*Problem statement*: Transcribe the entire listing below exactly.

*Working data*:
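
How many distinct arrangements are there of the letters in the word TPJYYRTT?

3360

The 8 letters of TPJYYRTT have repeats: T appearing 3 times and Y appearing twice.
Dividing 8! = 40320 by 3!·2! = 12 for the repeated letters gives 3360.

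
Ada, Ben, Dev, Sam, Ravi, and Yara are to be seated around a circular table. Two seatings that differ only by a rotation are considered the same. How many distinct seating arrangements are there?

120

Around a circle, 6 distinct people have 6!/6 = (5)! = 120 rotationally distinct seatings.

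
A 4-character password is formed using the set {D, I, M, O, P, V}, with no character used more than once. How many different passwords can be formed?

360

This is a permutation of 4 out of 6: P(6,4) = 6!/2!.
6 × 5 × 4 × 3 = 360.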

*Answer to this exercise*:
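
How many distinct arrangements are there of the letters in the word TPJYYRTT?

3360

The 8 letters of TPJYYRTT have repeats: T appearing 3 times and Y appearing twice.
Dividing 8! = 40320 by 3!·2! = 12 for the repeated letters gives 3360.

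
Ada, Ben, Dev, Sam, Ravi, and Yara are to be seated around a circular table. Two seatings that differ only by a rotation are considered the same. How many distinct seating arrangements are there?

120

Around a circle, 6 distinct people have 6!/6 = (5)! = 120 rotationally distinct seatings.

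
A 4-character password is formed using the set {D, I, M, O, P, V}, with no character used more than once. How many different passwords can be formed?

360

This is a permutation of 4 out of 6: P(6,4) = 6!/2!.
6 × 5 × 4 × 3 = 360.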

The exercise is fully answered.